Problem requirements: Return every line below exactly as written.

Saved entries
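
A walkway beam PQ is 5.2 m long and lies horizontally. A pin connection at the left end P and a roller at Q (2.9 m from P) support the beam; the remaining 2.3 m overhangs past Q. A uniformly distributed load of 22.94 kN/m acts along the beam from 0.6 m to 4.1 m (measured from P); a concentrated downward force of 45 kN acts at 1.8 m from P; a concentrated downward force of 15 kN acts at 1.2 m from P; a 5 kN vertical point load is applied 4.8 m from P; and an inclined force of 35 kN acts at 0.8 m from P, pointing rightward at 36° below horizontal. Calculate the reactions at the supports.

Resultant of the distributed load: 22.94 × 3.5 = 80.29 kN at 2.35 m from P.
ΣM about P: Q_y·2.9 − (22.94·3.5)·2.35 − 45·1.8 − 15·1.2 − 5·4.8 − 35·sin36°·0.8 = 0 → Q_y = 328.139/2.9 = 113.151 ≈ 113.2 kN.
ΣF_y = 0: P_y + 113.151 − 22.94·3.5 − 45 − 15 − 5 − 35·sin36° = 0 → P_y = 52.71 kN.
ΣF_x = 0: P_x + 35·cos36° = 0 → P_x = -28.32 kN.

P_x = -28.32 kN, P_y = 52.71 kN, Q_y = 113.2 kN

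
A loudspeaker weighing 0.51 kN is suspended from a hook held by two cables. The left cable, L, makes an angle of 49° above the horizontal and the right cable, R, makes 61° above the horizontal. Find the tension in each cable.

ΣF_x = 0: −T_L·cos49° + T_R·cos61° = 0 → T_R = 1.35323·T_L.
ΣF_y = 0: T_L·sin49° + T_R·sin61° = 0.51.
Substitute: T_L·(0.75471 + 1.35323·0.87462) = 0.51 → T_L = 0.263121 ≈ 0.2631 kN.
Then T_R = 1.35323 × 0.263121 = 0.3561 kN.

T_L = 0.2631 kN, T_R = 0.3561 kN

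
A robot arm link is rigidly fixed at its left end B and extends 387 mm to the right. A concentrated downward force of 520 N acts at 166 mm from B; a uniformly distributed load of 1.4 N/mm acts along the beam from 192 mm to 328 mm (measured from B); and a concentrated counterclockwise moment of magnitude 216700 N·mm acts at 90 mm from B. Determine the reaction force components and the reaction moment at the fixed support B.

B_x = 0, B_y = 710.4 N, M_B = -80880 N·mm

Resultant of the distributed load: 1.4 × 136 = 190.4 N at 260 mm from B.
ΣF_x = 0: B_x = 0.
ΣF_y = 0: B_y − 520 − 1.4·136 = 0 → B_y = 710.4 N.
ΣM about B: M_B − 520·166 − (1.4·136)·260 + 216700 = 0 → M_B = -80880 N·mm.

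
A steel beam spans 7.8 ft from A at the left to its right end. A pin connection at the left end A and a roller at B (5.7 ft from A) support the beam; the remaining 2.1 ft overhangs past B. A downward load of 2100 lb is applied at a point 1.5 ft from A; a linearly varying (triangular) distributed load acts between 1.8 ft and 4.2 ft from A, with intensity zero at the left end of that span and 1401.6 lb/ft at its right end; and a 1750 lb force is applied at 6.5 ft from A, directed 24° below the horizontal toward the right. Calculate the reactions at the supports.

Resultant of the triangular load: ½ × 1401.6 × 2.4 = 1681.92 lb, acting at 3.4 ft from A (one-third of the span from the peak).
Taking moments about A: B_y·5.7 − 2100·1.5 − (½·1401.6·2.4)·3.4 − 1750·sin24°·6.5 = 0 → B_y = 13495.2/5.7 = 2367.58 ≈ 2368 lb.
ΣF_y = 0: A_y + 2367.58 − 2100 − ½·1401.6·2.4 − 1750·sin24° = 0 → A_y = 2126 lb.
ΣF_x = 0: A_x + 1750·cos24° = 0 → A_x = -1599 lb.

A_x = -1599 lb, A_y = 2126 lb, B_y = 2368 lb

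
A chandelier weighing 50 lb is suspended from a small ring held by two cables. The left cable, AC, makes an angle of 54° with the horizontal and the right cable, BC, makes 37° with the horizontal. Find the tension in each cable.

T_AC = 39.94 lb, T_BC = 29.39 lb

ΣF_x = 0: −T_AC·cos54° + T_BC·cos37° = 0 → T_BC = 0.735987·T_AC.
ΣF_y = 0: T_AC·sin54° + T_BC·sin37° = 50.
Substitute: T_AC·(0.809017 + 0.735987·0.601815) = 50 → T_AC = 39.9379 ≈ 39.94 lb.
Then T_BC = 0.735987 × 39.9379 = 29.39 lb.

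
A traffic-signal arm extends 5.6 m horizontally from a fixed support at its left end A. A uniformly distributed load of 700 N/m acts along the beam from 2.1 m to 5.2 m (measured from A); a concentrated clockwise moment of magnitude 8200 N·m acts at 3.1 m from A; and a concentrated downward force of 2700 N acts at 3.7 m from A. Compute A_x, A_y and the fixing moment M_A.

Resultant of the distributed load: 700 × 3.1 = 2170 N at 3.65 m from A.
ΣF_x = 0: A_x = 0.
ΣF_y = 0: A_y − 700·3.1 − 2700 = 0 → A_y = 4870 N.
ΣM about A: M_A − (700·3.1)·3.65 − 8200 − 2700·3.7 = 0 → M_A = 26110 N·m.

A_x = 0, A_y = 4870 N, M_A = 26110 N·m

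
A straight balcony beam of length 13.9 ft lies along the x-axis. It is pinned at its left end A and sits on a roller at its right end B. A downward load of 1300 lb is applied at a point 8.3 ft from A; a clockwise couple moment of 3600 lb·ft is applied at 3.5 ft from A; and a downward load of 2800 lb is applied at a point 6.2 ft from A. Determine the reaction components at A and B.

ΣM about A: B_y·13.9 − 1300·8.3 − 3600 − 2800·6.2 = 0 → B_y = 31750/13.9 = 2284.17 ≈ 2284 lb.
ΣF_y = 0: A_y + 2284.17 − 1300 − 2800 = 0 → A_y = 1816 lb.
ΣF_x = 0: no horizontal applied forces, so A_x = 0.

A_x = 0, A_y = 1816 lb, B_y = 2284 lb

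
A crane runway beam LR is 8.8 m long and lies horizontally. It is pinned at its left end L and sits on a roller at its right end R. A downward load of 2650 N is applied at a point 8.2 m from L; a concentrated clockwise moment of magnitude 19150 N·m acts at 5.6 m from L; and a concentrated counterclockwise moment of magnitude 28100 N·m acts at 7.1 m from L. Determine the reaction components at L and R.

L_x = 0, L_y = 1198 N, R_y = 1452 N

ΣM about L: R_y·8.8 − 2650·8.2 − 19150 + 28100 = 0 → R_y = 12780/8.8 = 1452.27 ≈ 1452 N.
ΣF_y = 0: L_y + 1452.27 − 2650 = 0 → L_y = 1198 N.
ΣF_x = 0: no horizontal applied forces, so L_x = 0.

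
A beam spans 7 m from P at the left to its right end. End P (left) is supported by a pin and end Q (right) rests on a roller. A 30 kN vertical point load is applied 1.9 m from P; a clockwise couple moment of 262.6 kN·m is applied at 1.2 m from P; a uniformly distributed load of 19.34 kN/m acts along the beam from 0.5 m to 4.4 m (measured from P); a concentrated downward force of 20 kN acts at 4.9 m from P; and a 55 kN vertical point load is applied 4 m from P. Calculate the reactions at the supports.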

Final answer:
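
A walkway beam PQ is 5.2 m long and lies horizontally. A pin connection at the left end P and a roller at Q (2.9 m from P) support the beam; the remaining 2.3 m overhangs past Q. A uniformly distributed load of 22.94 kN/m acts along the beam from 0.6 m to 4.1 m (measured from P); a concentrated downward force of 45 kN acts at 1.8 m from P; a concentrated downward force of 15 kN acts at 1.2 m from P; a 5 kN vertical point load is applied 4.8 m from P; and an inclined force of 35 kN acts at 0.8 m from P, pointing rightward at 36° below horizontal. Calculate the reactions at the supports.

Resultant of the distributed load: 22.94 × 3.5 = 80.29 kN at 2.35 m from P.
ΣM about P: Q_y·2.9 − (22.94·3.5)·2.35 − 45·1.8 − 15·1.2 − 5·4.8 − 35·sin36°·0.8 = 0 → Q_y = 328.139/2.9 = 113.151 ≈ 113.2 kN.
ΣF_y = 0: P_y + 113.151 − 22.94·3.5 − 45 − 15 − 5 − 35·sin36° = 0 → P_y = 52.71 kN.
ΣF_x = 0: P_x + 35·cos36° = 0 → P_x = -28.32 kN.

P_x = -28.32 kN, P_y = 52.71 kN, Q_y = 113.2 kN

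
A loudspeaker weighing 0.51 kN is suspended from a hook held by two cables. The left cable, L, makes an angle of 49° above the horizontal and the right cable, R, makes 61° above the horizontal. Find the tension in each cable.

ΣF_x = 0: −T_L·cos49° + T_R·cos61° = 0 → T_R = 1.35323·T_L.
ΣF_y = 0: T_L·sin49° + T_R·sin61° = 0.51.
Substitute: T_L·(0.75471 + 1.35323·0.87462) = 0.51 → T_L = 0.263121 ≈ 0.2631 kN.
Then T_R = 1.35323 × 0.263121 = 0.3561 kN.

T_L = 0.2631 kN, T_R = 0.3561 kN

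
A robot arm link is rigidly fixed at its left end B and extends 387 mm to the right. A concentrated downward force of 520 N acts at 166 mm from B; a uniformly distributed load of 1.4 N/mm acts along the beam from 192 mm to 328 mm (measured from B); and a concentrated counterclockwise moment of magnitude 216700 N·mm acts at 90 mm from B. Determine the reaction force components and the reaction moment at the fixed support B.

B_x = 0, B_y = 710.4 N, M_B = -80880 N·mm

Resultant of the distributed load: 1.4 × 136 = 190.4 N at 260 mm from B.
ΣF_x = 0: B_x = 0.
ΣF_y = 0: B_y − 520 − 1.4·136 = 0 → B_y = 710.4 N.
ΣM about B: M_B − 520·166 − (1.4·136)·260 + 216700 = 0 → M_B = -80880 N·mm.

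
A steel beam spans 7.8 ft from A at the left to its right end. A pin connection at the left end A and a roller at B (5.7 ft from A) support the beam; the remaining 2.1 ft overhangs past B. A downward load of 2100 lb is applied at a point 1.5 ft from A; a linearly varying (triangular) distributed load acts between 1.8 ft and 4.2 ft from A, with intensity zero at the left end of that span and 1401.6 lb/ft at its right end; and a 1750 lb force is applied at 6.5 ft from A, directed 24° below the horizontal toward the right. Calculate the reactions at the supports.

Resultant of the triangular load: ½ × 1401.6 × 2.4 = 1681.92 lb, acting at 3.4 ft from A (one-third of the span from the peak).
Taking moments about A: B_y·5.7 − 2100·1.5 − (½·1401.6·2.4)·3.4 − 1750·sin24°·6.5 = 0 → B_y = 13495.2/5.7 = 2367.58 ≈ 2368 lb.
ΣF_y = 0: A_y + 2367.58 − 2100 − ½·1401.6·2.4 − 1750·sin24° = 0 → A_y = 2126 lb.
ΣF_x = 0: A_x + 1750·cos24° = 0 → A_x = -1599 lb.

A_x = -1599 lb, A_y = 2126 lb, B_y = 2368 lb

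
A chandelier weighing 50 lb is suspended from a small ring held by two cables. The left cable, AC, makes an angle of 54° with the horizontal and the right cable, BC, makes 37° with the horizontal. Find the tension in each cable.

T_AC = 39.94 lb, T_BC = 29.39 lb

ΣF_x = 0: −T_AC·cos54° + T_BC·cos37° = 0 → T_BC = 0.735987·T_AC.
ΣF_y = 0: T_AC·sin54° + T_BC·sin37° = 50.
Substitute: T_AC·(0.809017 + 0.735987·0.601815) = 50 → T_AC = 39.9379 ≈ 39.94 lb.
Then T_BC = 0.735987 × 39.9379 = 29.39 lb.

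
A traffic-signal arm extends 5.6 m horizontally from a fixed support at its left end A. A uniformly distributed load of 700 N/m acts along the beam from 2.1 m to 5.2 m (measured from A); a concentrated clockwise moment of magnitude 8200 N·m acts at 3.1 m from A; and a concentrated downward force of 2700 N acts at 3.7 m from A. Compute A_x, A_y and the fixing moment M_A.

Resultant of the distributed load: 700 × 3.1 = 2170 N at 3.65 m from A.
ΣF_x = 0: A_x = 0.
ΣF_y = 0: A_y − 700·3.1 − 2700 = 0 → A_y = 4870 N.
ΣM about A: M_A − (700·3.1)·3.65 − 8200 − 2700·3.7 = 0 → M_A = 26110 N·m.

A_x = 0, A_y = 4870 N, M_A = 26110 N·m

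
A straight balcony beam of length 13.9 ft lies along the x-axis. It is pinned at its left end A and sits on a roller at its right end B. A downward load of 1300 lb is applied at a point 8.3 ft from A; a clockwise couple moment of 3600 lb·ft is applied at 3.5 ft from A; and a downward load of 2800 lb is applied at a point 6.2 ft from A. Determine the reaction components at A and B.

ΣM about A: B_y·13.9 − 1300·8.3 − 3600 − 2800·6.2 = 0 → B_y = 31750/13.9 = 2284.17 ≈ 2284 lb.
ΣF_y = 0: A_y + 2284.17 − 1300 − 2800 = 0 → A_y = 1816 lb.
ΣF_x = 0: no horizontal applied forces, so A_x = 0.

A_x = 0, A_y = 1816 lb, B_y = 2284 lb

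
A crane runway beam LR is 8.8 m long and lies horizontally. It is pinned at its left end L and sits on a roller at its right end R. A downward load of 2650 N is applied at a point 8.2 m from L; a concentrated clockwise moment of magnitude 19150 N·m acts at 5.6 m from L; and a concentrated counterclockwise moment of magnitude 28100 N·m acts at 7.1 m from L. Determine the reaction components at L and R.

L_x = 0, L_y = 1198 N, R_y = 1452 N

ΣM about L: R_y·8.8 − 2650·8.2 − 19150 + 28100 = 0 → R_y = 12780/8.8 = 1452.27 ≈ 1452 N.
ΣF_y = 0: L_y + 1452.27 − 2650 = 0 → L_y = 1198 N.
ΣF_x = 0: no horizontal applied forces, so L_x = 0.

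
A beam spans 7 m from P at the left to its right end. End P (left) is supported by a pin and end Q (right) rests on a roller. A 30 kN vertical point load is applied 1.9 m from P; a clockwise couple moment of 262.6 kN·m is applied at 1.2 m from P; a uniformly distributed load of 19.34 kN/m acts along the beam from 0.5 m to 4.4 m (measured from P); a concentrated downward force of 20 kN acts at 4.9 m from P; and a 55 kN vertical point load is applied 4 m from P. Calculate the reactions at the supports.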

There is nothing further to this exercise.